> [Exercise instructions]
Here are the records. Write out exactly the lines between the one holding "nuclear_norm(a) = 4.43" and the one holding "u @ z=[[0.16, -0.08], [-0.11, 0.14]]", inclusive.

> [Task input]

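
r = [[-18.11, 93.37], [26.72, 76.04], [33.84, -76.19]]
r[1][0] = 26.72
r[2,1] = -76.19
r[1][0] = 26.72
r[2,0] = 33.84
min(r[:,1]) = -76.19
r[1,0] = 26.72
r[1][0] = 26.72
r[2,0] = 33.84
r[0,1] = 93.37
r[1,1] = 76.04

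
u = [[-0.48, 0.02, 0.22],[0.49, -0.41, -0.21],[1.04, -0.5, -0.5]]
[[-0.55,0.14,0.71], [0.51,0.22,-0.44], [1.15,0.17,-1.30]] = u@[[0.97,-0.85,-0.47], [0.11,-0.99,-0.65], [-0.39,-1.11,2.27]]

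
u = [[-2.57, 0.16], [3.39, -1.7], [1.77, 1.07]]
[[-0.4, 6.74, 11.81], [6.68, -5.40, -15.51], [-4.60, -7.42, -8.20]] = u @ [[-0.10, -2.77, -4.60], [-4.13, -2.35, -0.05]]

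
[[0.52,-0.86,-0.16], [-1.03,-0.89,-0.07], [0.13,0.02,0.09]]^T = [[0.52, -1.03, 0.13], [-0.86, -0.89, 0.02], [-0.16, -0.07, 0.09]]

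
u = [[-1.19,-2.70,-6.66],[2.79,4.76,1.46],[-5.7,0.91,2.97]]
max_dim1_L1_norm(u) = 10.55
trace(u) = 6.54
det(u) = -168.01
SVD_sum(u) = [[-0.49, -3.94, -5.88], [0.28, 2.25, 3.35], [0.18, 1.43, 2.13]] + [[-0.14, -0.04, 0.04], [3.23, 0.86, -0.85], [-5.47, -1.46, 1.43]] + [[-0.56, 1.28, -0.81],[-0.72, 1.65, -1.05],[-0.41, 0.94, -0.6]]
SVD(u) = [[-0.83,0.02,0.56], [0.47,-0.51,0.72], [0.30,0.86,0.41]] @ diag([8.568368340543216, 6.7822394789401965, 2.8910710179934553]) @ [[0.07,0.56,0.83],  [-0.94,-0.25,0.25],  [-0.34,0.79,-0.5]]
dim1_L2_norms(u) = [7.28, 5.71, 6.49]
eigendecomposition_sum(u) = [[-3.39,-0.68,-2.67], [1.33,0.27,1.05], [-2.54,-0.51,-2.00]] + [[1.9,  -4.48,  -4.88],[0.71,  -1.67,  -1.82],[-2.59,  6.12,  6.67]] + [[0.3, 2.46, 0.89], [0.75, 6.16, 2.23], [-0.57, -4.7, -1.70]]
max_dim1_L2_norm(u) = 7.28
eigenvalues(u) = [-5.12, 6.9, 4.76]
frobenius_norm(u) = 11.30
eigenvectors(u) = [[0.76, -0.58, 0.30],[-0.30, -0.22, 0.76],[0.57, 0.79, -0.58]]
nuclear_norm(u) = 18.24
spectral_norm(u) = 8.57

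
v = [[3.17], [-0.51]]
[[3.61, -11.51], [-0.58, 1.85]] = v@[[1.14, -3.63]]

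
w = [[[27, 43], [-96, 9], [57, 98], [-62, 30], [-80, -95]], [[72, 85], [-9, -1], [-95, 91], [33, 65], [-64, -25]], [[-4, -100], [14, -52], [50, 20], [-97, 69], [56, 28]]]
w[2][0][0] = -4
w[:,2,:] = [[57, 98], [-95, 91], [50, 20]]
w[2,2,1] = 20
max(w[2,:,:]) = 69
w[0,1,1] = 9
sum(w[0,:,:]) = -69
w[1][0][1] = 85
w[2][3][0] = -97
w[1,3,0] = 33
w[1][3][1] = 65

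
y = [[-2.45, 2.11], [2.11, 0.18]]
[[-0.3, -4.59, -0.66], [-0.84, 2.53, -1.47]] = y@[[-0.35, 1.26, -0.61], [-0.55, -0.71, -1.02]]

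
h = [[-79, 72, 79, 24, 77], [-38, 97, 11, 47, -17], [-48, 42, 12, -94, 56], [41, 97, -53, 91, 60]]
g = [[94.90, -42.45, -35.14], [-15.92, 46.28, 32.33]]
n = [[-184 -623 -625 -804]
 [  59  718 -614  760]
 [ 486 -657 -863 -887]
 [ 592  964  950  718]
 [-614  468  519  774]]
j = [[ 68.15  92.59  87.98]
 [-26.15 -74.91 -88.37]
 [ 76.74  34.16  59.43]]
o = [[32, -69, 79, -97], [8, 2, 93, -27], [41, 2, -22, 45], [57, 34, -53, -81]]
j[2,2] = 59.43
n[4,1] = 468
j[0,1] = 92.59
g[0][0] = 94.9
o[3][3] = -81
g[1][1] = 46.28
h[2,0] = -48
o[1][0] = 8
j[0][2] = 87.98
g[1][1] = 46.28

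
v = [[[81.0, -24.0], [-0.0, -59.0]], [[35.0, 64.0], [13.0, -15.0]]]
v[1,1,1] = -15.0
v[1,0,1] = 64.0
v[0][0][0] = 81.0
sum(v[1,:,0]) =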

---

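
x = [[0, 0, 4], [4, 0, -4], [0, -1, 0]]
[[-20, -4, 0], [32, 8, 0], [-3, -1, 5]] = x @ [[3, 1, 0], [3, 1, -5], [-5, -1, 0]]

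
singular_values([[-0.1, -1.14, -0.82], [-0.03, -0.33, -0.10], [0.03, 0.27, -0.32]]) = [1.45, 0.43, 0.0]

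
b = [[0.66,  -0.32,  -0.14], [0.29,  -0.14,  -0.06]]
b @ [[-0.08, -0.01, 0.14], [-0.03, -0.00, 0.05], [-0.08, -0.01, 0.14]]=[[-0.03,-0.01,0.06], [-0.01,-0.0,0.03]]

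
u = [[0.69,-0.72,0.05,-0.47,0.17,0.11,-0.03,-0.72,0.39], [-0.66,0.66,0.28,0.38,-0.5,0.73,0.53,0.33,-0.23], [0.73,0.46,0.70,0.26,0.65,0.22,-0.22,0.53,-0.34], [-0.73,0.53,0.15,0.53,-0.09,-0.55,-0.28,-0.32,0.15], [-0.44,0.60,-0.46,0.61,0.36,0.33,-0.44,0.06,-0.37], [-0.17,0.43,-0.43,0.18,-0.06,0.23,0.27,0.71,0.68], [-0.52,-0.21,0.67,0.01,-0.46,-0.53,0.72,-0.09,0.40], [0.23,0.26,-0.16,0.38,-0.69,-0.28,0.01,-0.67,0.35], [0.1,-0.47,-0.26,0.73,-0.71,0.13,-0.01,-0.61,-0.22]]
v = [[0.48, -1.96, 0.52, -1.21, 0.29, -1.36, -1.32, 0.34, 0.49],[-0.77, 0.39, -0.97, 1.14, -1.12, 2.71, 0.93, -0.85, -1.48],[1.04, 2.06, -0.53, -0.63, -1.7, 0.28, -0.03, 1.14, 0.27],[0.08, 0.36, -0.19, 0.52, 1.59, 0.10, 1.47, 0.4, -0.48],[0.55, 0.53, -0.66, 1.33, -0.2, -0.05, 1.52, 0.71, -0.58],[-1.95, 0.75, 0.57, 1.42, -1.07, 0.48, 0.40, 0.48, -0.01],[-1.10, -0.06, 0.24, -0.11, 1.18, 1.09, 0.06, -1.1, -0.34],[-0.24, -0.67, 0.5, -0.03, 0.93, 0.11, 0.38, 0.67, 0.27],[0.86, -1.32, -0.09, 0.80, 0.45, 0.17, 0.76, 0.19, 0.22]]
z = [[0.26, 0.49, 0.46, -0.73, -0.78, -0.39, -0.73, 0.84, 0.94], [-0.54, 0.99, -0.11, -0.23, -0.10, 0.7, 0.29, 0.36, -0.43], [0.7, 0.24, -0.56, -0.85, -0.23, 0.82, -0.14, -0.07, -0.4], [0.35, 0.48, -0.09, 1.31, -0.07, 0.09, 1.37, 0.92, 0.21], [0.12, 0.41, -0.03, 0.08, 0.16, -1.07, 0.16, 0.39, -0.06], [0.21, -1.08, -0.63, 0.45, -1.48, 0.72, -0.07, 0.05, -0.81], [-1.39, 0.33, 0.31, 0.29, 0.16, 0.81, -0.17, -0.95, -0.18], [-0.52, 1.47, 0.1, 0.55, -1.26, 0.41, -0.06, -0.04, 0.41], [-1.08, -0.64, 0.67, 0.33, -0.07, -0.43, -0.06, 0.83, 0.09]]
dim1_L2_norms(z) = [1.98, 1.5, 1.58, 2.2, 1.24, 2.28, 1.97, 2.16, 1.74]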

...

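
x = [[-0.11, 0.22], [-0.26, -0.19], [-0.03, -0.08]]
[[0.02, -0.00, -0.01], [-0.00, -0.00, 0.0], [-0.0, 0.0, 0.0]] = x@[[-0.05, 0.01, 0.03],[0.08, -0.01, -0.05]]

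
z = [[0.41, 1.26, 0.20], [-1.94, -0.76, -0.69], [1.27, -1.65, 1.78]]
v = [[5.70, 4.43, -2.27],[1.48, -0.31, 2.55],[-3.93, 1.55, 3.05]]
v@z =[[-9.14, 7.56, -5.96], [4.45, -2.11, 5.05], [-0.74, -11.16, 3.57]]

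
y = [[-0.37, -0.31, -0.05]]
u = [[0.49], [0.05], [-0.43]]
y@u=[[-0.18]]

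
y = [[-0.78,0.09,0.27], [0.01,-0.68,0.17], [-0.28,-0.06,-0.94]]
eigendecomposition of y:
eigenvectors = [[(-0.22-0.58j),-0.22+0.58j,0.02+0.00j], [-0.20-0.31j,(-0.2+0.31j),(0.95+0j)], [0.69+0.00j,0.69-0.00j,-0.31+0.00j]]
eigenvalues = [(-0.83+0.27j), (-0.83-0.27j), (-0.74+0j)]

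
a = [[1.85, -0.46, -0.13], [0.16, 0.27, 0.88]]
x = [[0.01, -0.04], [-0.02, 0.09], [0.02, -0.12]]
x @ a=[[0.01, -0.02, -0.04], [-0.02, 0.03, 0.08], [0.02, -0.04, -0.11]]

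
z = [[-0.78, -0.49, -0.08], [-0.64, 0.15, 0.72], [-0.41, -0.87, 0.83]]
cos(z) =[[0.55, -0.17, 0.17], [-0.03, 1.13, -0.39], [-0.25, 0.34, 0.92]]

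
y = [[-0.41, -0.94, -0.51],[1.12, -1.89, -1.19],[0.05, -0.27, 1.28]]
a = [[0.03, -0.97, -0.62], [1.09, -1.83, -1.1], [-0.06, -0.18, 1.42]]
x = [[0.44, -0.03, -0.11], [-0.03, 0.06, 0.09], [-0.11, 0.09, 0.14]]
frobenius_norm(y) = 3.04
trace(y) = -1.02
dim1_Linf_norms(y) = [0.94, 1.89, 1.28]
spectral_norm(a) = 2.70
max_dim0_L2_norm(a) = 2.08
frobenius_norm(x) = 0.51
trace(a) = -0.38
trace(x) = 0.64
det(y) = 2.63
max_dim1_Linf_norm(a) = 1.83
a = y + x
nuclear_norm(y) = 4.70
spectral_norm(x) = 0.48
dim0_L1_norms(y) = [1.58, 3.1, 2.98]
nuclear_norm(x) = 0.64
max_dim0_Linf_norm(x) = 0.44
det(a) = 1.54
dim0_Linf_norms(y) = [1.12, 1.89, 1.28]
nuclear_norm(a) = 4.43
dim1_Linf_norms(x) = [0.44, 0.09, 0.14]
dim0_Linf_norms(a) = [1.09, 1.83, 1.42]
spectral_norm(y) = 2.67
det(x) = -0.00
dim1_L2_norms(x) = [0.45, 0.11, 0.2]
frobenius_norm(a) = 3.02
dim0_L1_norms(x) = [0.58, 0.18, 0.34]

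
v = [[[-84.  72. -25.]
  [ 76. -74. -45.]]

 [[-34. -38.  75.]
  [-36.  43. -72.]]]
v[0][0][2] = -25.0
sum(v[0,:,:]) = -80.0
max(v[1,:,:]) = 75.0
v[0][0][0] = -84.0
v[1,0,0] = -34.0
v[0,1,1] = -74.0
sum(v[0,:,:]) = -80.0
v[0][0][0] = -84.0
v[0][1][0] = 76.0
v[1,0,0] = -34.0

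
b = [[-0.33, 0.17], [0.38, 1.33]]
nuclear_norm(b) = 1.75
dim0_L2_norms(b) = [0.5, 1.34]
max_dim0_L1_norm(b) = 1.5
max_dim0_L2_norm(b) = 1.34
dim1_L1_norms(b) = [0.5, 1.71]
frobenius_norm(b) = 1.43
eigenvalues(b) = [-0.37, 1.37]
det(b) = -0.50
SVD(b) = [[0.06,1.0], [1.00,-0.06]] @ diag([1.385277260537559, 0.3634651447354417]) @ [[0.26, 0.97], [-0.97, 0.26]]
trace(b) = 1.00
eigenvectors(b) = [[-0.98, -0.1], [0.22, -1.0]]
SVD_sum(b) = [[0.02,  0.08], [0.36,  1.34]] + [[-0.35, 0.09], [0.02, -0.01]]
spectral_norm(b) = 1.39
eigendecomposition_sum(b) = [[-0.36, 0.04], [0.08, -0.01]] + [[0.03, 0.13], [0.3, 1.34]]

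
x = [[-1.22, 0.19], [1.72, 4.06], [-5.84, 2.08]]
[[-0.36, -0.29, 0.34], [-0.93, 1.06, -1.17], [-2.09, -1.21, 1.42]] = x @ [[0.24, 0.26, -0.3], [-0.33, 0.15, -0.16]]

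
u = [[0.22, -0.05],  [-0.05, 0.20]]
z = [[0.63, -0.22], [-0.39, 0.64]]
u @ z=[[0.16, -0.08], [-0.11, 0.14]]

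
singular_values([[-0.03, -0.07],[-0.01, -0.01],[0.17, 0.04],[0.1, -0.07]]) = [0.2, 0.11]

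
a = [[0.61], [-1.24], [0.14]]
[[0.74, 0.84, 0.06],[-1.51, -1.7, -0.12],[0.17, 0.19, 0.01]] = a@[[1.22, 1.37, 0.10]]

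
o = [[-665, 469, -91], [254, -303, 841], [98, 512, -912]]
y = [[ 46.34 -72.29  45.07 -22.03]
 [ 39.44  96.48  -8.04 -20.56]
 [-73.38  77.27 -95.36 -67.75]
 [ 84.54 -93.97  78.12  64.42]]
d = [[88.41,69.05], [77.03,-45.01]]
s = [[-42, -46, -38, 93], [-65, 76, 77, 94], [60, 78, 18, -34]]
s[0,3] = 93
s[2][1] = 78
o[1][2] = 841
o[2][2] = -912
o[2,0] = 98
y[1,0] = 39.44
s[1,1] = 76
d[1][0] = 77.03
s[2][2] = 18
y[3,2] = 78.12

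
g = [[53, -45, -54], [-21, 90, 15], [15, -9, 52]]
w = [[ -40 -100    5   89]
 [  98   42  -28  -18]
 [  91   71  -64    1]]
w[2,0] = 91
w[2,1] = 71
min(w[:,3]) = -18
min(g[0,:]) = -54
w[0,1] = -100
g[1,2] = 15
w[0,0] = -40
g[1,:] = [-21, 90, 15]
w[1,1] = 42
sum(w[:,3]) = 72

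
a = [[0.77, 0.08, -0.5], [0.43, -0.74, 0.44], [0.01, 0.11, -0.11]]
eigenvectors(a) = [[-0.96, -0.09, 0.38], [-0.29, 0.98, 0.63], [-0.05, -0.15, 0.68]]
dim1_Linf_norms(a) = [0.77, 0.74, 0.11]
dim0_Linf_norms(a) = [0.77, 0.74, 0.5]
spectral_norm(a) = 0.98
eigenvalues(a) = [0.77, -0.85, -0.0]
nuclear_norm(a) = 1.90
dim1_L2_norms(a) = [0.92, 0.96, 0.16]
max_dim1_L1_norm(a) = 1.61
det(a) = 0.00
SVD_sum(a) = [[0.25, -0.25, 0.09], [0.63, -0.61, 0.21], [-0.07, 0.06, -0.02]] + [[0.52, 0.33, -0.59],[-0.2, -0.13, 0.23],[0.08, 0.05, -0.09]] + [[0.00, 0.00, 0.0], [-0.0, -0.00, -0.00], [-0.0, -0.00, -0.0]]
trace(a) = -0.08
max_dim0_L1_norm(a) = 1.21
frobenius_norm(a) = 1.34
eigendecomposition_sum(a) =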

> [Task output]
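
nuclear_norm(a) = 4.43
dim1_Linf_norms(x) = [0.44, 0.09, 0.14]
dim0_Linf_norms(a) = [1.09, 1.83, 1.42]
spectral_norm(y) = 2.67
det(x) = -0.00
dim1_L2_norms(x) = [0.45, 0.11, 0.2]
frobenius_norm(a) = 3.02
dim0_L1_norms(x) = [0.58, 0.18, 0.34]

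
v = [[[-84.  72. -25.]
  [ 76. -74. -45.]]

 [[-34. -38.  75.]
  [-36.  43. -72.]]]
v[0][0][2] = -25.0
sum(v[0,:,:]) = -80.0
max(v[1,:,:]) = 75.0
v[0][0][0] = -84.0
v[1,0,0] = -34.0
v[0,1,1] = -74.0
sum(v[0,:,:]) = -80.0
v[0][0][0] = -84.0
v[0][1][0] = 76.0
v[1,0,0] = -34.0

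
b = [[-0.33, 0.17], [0.38, 1.33]]
nuclear_norm(b) = 1.75
dim0_L2_norms(b) = [0.5, 1.34]
max_dim0_L1_norm(b) = 1.5
max_dim0_L2_norm(b) = 1.34
dim1_L1_norms(b) = [0.5, 1.71]
frobenius_norm(b) = 1.43
eigenvalues(b) = [-0.37, 1.37]
det(b) = -0.50
SVD(b) = [[0.06,1.0], [1.00,-0.06]] @ diag([1.385277260537559, 0.3634651447354417]) @ [[0.26, 0.97], [-0.97, 0.26]]
trace(b) = 1.00
eigenvectors(b) = [[-0.98, -0.1], [0.22, -1.0]]
SVD_sum(b) = [[0.02,  0.08], [0.36,  1.34]] + [[-0.35, 0.09], [0.02, -0.01]]
spectral_norm(b) = 1.39
eigendecomposition_sum(b) = [[-0.36, 0.04], [0.08, -0.01]] + [[0.03, 0.13], [0.3, 1.34]]

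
x = [[-1.22, 0.19], [1.72, 4.06], [-5.84, 2.08]]
[[-0.36, -0.29, 0.34], [-0.93, 1.06, -1.17], [-2.09, -1.21, 1.42]] = x @ [[0.24, 0.26, -0.3], [-0.33, 0.15, -0.16]]

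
u = [[0.22, -0.05],  [-0.05, 0.20]]
z = [[0.63, -0.22], [-0.39, 0.64]]
u @ z=[[0.16, -0.08], [-0.11, 0.14]]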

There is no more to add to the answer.